*Your task*: Write out every entry exactly as it appears.
[Supplied data — start]
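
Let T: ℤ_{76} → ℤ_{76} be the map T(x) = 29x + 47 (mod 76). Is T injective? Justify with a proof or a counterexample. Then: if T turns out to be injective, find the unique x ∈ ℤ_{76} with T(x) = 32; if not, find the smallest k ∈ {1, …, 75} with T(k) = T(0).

Recall that T is injective if T(s) = T(t) implies s = t.
If T(s) = T(t), then 29s ≡ 29t (mod 76). Because gcd(29, 76) = 1, we may cancel 29 to get s ≡ t (mod 76).
Hence T is injective.
We now compute 29⁻¹ mod 76 explicitly. Euclid's algorithm: 76 = 2·29 + 18, 29 = 1·18 + 11, 18 = 1·11 + 7, 11 = 1·7 + 4, 7 = 1·4 + 3, 4 = 1·3 + 1; back-substituting gives 1 = 21·29 − 8·76, so 29⁻¹ ≡ 21 (mod 76).
Since T is injective, we compute T⁻¹(32): solve 29x + 47 ≡ 32 (mod 76), i.e. 29x ≡ 61 (mod 76).
Multiplying by 29⁻¹ = 21 gives x ≡ 21·61 = 1281 = 16·76 + 65 ≡ 65 (mod 76).
Check: T(65) = 29·65 + 47 = 1932 = 25·76 + 32 ≡ 32 (mod 76).

65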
[Supplied data — finish]
*Task output*:
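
Let T: ℤ_{76} → ℤ_{76} be the map T(x) = 29x + 47 (mod 76). Is T injective? Justify with a proof or a counterexample. Then: if T turns out to be injective, find the unique x ∈ ℤ_{76} with T(x) = 32; if not, find the smallest k ∈ {1, …, 75} with T(k) = T(0).

Recall that T is injective if T(s) = T(t) implies s = t.
If T(s) = T(t), then 29s ≡ 29t (mod 76). Because gcd(29, 76) = 1, we may cancel 29 to get s ≡ t (mod 76).
Hence T is injective.
We now compute 29⁻¹ mod 76 explicitly. Euclid's algorithm: 76 = 2·29 + 18, 29 = 1·18 + 11, 18 = 1·11 + 7, 11 = 1·7 + 4, 7 = 1·4 + 3, 4 = 1·3 + 1; back-substituting gives 1 = 21·29 − 8·76, so 29⁻¹ ≡ 21 (mod 76).
Since T is injective, we compute T⁻¹(32): solve 29x + 47 ≡ 32 (mod 76), i.e. 29x ≡ 61 (mod 76).
Multiplying by 29⁻¹ = 21 gives x ≡ 21·61 = 1281 = 16·76 + 65 ≡ 65 (mod 76).
Check: T(65) = 29·65 + 47 = 1932 = 25·76 + 32 ≡ 32 (mod 76).

65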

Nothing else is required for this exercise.